_Task statement_
Pull out of the data below the stretch of lines bounded by the one containing "Consider a parcel lifted from 1000" and the one containing "An air parcel at 0.9", both bounds included, unchanged.

_Available data_
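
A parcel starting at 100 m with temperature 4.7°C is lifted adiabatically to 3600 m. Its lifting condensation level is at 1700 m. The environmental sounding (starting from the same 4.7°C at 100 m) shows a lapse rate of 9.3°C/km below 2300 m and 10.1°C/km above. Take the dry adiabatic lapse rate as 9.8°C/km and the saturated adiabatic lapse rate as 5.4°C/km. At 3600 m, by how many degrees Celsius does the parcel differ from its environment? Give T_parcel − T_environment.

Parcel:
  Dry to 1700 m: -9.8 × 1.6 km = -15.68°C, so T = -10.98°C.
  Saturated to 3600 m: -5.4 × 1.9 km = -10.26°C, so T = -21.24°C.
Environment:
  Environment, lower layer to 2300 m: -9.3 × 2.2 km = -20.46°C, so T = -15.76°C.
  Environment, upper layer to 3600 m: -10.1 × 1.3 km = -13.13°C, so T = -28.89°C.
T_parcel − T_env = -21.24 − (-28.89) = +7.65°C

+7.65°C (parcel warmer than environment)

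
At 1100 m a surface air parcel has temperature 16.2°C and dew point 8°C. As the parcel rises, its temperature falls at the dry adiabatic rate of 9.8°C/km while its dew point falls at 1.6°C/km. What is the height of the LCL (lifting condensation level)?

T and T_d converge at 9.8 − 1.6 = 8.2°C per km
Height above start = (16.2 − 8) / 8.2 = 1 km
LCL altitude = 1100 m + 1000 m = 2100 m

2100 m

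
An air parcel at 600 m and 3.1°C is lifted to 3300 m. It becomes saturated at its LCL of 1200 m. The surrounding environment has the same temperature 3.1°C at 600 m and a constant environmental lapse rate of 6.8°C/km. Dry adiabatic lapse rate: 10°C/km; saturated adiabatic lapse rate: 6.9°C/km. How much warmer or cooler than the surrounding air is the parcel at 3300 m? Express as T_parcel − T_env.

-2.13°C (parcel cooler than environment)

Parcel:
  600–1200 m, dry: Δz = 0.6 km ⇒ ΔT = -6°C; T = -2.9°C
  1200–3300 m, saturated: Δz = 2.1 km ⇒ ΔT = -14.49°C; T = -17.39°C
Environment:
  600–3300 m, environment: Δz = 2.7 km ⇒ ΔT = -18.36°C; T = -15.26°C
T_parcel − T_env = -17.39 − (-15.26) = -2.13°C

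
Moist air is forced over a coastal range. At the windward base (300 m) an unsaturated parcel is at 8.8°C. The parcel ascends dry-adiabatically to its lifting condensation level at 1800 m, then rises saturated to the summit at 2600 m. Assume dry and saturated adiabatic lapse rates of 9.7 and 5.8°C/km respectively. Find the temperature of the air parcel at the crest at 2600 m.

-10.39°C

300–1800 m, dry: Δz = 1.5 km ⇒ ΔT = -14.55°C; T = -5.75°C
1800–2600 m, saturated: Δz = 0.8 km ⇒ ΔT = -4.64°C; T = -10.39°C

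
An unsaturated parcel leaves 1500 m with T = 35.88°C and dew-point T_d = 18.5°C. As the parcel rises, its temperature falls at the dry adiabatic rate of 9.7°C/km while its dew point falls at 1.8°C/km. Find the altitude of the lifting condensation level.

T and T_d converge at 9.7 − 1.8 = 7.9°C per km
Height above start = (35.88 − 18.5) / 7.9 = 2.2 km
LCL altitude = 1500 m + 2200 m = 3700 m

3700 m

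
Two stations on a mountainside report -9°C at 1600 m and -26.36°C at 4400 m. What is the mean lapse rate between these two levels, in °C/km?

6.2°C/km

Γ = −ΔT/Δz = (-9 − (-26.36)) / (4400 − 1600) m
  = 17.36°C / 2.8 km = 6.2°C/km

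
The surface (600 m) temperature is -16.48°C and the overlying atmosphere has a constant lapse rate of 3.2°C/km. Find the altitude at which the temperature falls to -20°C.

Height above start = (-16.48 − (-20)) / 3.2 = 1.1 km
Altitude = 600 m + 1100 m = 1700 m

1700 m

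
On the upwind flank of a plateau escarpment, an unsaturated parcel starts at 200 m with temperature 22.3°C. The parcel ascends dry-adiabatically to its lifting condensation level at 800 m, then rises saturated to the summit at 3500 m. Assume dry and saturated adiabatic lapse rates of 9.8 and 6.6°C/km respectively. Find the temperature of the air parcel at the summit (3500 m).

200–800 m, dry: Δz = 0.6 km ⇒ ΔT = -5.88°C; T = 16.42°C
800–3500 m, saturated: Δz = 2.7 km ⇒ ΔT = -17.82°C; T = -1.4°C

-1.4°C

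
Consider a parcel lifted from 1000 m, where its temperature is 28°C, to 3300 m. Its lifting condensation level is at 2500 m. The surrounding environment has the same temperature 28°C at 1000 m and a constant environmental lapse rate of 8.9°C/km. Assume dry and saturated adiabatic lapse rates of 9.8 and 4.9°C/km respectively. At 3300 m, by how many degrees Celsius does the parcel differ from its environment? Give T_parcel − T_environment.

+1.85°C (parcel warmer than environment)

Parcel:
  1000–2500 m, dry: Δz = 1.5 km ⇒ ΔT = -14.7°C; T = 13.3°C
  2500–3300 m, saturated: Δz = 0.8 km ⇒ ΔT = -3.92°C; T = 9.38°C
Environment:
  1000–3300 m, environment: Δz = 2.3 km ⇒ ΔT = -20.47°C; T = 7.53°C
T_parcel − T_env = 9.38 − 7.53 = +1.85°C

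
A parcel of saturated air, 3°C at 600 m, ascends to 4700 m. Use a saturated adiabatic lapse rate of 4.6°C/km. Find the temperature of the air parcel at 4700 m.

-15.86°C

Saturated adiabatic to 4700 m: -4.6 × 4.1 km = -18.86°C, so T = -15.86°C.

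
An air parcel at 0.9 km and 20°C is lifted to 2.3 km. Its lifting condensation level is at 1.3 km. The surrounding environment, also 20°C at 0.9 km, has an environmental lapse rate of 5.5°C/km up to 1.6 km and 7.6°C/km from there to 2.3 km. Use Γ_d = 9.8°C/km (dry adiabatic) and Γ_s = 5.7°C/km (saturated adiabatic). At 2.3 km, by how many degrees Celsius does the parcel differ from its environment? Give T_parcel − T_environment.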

...

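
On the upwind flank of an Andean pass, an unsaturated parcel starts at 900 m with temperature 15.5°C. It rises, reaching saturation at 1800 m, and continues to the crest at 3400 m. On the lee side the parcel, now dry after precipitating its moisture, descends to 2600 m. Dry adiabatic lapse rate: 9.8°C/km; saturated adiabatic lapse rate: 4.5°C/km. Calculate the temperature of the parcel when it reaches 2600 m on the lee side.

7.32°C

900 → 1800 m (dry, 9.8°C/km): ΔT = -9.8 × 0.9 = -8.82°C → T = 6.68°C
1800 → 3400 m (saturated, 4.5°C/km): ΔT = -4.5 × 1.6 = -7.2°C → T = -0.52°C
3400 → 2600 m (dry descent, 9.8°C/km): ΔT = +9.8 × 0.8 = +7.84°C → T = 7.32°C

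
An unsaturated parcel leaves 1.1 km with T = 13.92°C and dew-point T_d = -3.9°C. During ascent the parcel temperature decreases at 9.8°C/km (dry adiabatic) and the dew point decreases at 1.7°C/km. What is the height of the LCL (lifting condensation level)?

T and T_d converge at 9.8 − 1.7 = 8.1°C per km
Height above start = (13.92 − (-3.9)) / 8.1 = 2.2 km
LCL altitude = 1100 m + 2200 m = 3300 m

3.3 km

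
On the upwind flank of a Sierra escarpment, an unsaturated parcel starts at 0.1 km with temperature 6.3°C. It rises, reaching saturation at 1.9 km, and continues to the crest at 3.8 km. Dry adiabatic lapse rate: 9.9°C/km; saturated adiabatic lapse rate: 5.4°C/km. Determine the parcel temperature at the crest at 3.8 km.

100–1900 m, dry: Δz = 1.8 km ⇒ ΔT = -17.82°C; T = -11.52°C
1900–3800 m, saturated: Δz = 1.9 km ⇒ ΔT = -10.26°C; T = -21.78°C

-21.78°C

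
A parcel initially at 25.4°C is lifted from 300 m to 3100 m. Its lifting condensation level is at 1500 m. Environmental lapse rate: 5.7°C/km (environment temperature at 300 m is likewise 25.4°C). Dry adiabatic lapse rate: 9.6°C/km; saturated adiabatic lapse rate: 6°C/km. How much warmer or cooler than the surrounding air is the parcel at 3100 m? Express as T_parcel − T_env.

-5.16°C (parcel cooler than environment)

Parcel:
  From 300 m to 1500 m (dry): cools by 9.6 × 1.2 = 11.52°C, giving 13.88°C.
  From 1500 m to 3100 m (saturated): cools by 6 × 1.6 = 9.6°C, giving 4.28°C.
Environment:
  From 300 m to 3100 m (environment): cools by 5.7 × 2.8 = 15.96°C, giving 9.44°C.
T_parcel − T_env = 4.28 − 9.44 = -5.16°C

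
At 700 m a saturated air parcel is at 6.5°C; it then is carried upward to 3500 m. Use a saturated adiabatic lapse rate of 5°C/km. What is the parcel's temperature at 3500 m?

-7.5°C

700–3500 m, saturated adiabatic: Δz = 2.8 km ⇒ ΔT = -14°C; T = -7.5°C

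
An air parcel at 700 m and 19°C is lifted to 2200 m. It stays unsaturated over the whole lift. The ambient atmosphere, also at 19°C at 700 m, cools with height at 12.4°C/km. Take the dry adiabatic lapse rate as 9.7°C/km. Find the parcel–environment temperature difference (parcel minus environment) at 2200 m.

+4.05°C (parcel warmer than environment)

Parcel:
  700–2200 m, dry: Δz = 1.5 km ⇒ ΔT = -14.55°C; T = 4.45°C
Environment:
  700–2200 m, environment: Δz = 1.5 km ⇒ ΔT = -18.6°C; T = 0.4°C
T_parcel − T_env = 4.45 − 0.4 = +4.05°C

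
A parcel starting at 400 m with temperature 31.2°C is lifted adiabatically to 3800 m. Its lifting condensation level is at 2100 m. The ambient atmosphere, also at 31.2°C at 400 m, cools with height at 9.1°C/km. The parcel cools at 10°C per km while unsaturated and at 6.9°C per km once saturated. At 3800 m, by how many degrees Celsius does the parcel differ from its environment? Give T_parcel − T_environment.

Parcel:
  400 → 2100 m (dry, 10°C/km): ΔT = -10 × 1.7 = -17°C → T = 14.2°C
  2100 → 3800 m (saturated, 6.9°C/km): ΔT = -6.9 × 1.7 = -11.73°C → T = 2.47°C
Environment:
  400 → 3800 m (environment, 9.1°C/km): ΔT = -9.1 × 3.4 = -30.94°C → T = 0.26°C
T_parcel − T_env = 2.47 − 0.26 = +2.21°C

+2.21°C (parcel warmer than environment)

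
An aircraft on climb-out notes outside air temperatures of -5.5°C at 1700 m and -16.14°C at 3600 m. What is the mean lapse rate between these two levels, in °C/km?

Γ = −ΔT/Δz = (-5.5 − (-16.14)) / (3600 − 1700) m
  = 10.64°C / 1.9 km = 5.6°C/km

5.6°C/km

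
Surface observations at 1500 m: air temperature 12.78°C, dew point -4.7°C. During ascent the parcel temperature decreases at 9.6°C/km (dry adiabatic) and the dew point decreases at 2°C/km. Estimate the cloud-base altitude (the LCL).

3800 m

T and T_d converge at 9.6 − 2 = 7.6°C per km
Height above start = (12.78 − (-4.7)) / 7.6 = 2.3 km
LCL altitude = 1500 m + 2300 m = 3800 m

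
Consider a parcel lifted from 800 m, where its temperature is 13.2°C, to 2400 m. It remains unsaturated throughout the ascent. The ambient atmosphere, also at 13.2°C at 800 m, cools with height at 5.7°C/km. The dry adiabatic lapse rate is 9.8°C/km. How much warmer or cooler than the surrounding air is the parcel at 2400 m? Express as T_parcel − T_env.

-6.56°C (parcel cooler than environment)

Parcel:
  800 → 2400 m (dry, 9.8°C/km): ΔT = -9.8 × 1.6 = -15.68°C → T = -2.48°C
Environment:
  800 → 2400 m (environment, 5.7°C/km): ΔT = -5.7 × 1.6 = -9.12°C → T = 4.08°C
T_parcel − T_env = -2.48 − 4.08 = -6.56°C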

_Answer to the exercise_
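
Consider a parcel lifted from 1000 m, where its temperature is 28°C, to 3300 m. Its lifting condensation level is at 2500 m. The surrounding environment has the same temperature 28°C at 1000 m and a constant environmental lapse rate of 8.9°C/km. Assume dry and saturated adiabatic lapse rates of 9.8 and 4.9°C/km respectively. At 3300 m, by how many degrees Celsius does the parcel differ from its environment? Give T_parcel − T_environment.

+1.85°C (parcel warmer than environment)

Parcel:
  1000–2500 m, dry: Δz = 1.5 km ⇒ ΔT = -14.7°C; T = 13.3°C
  2500–3300 m, saturated: Δz = 0.8 km ⇒ ΔT = -3.92°C; T = 9.38°C
Environment:
  1000–3300 m, environment: Δz = 2.3 km ⇒ ΔT = -20.47°C; T = 7.53°C
T_parcel − T_env = 9.38 − 7.53 = +1.85°C

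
A parcel of saturated air, 3°C at 600 m, ascends to 4700 m. Use a saturated adiabatic lapse rate of 4.6°C/km. Find the temperature of the air parcel at 4700 m.

-15.86°C

Saturated adiabatic to 4700 m: -4.6 × 4.1 km = -18.86°C, so T = -15.86°C.

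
An air parcel at 0.9 km and 20°C is lifted to 2.3 km. Its lifting condensation level is at 1.3 km. The surrounding environment, also 20°C at 0.9 km, has an environmental lapse rate of 5.5°C/km up to 1.6 km and 7.6°C/km from there to 2.3 km. Use Γ_d = 9.8°C/km (dry adiabatic) and Γ_s = 5.7°C/km (saturated adiabatic). At 2.3 km, by how many degrees Celsius does the parcel differ from its environment? Give T_parcel − T_environment.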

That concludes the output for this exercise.